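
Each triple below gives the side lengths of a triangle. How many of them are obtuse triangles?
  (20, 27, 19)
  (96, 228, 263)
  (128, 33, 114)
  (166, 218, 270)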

● ● ● ●

## Work order
Take the entries and print them exactly. Keep every line.

## Problem solution
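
Each triple below gives the side lengths of a triangle. How many of them are obtuse triangles?
  (20, 27, 19)
  (96, 228, 263)
  (128, 33, 114)
  (166, 218, 270)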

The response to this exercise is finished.